• **What is required**:
Repeat each line of the listing exactly as written.

• **Exercise material**:
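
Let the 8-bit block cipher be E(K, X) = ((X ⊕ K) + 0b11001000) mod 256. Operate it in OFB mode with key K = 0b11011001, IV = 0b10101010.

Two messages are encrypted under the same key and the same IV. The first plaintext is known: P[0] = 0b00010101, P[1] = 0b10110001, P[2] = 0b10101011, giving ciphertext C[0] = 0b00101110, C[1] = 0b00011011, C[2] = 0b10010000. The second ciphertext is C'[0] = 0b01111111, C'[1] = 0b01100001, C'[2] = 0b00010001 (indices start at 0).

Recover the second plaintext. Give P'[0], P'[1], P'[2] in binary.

P'[0] = 0b01000100, P'[1] = 0b11001011, P'[2] = 0b00101010

In OFB with a reused IV, both messages share the same keystream S_i, so C_i ⊕ C'_i = P_i ⊕ P'_i and thus P'_i = P_i ⊕ C_i ⊕ C'_i.
P'[0]: 0b00010101 ⊕ 0b00101110 ⊕ 0b01111111 = 0b01000100.
P'[1]: 0b10110001 ⊕ 0b00011011 ⊕ 0b01100001 = 0b11001011.
P'[2]: 0b10101011 ⊕ 0b10010000 ⊕ 0b00010001 = 0b00101010.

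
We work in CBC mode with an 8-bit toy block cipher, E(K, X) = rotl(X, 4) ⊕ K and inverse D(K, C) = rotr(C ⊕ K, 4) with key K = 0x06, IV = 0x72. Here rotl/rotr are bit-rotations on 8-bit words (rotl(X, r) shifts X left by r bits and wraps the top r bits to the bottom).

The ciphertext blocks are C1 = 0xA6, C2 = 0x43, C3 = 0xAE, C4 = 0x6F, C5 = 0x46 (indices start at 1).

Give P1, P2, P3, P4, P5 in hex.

CBC decryption: P_i = D(K, C_i) ⊕ C_{i−1}, with C_{0} = IV.
P1: D(K, 0xA6) = 0x0A; 0x0A ⊕ 0x72 = 0x78.
P2: D(K, 0x43) = 0x54; 0x54 ⊕ 0xA6 = 0xF2.
P3: D(K, 0xAE) = 0x8A; 0x8A ⊕ 0x43 = 0xC9.
P4: D(K, 0x6F) = 0x96; 0x96 ⊕ 0xAE = 0x38.
P5: D(K, 0x46) = 0x04; 0x04 ⊕ 0x6F = 0x6B.

P1 = 0x78, P2 = 0xF2, P3 = 0xC9, P4 = 0x38, P5 = 0x6B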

• **Output of the task**:
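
Let the 8-bit block cipher be E(K, X) = ((X ⊕ K) + 0b11001000) mod 256. Operate it in OFB mode with key K = 0b11011001, IV = 0b10101010.

Two messages are encrypted under the same key and the same IV. The first plaintext is known: P[0] = 0b00010101, P[1] = 0b10110001, P[2] = 0b10101011, giving ciphertext C[0] = 0b00101110, C[1] = 0b00011011, C[2] = 0b10010000. The second ciphertext is C'[0] = 0b01111111, C'[1] = 0b01100001, C'[2] = 0b00010001 (indices start at 0).

Recover the second plaintext. Give P'[0], P'[1], P'[2] in binary.

P'[0] = 0b01000100, P'[1] = 0b11001011, P'[2] = 0b00101010

In OFB with a reused IV, both messages share the same keystream S_i, so C_i ⊕ C'_i = P_i ⊕ P'_i and thus P'_i = P_i ⊕ C_i ⊕ C'_i.
P'[0]: 0b00010101 ⊕ 0b00101110 ⊕ 0b01111111 = 0b01000100.
P'[1]: 0b10110001 ⊕ 0b00011011 ⊕ 0b01100001 = 0b11001011.
P'[2]: 0b10101011 ⊕ 0b10010000 ⊕ 0b00010001 = 0b00101010.

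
We work in CBC mode with an 8-bit toy block cipher, E(K, X) = rotl(X, 4) ⊕ K and inverse D(K, C) = rotr(C ⊕ K, 4) with key K = 0x06, IV = 0x72. Here rotl/rotr are bit-rotations on 8-bit words (rotl(X, r) shifts X left by r bits and wraps the top r bits to the bottom).

The ciphertext blocks are C1 = 0xA6, C2 = 0x43, C3 = 0xAE, C4 = 0x6F, C5 = 0x46 (indices start at 1).

Give P1, P2, P3, P4, P5 in hex.

CBC decryption: P_i = D(K, C_i) ⊕ C_{i−1}, with C_{0} = IV.
P1: D(K, 0xA6) = 0x0A; 0x0A ⊕ 0x72 = 0x78.
P2: D(K, 0x43) = 0x54; 0x54 ⊕ 0xA6 = 0xF2.
P3: D(K, 0xAE) = 0x8A; 0x8A ⊕ 0x43 = 0xC9.
P4: D(K, 0x6F) = 0x96; 0x96 ⊕ 0xAE = 0x38.
P5: D(K, 0x46) = 0x04; 0x04 ⊕ 0x6F = 0x6B.

P1 = 0x78, P2 = 0xF2, P3 = 0xC9, P4 = 0x38, P5 = 0x6B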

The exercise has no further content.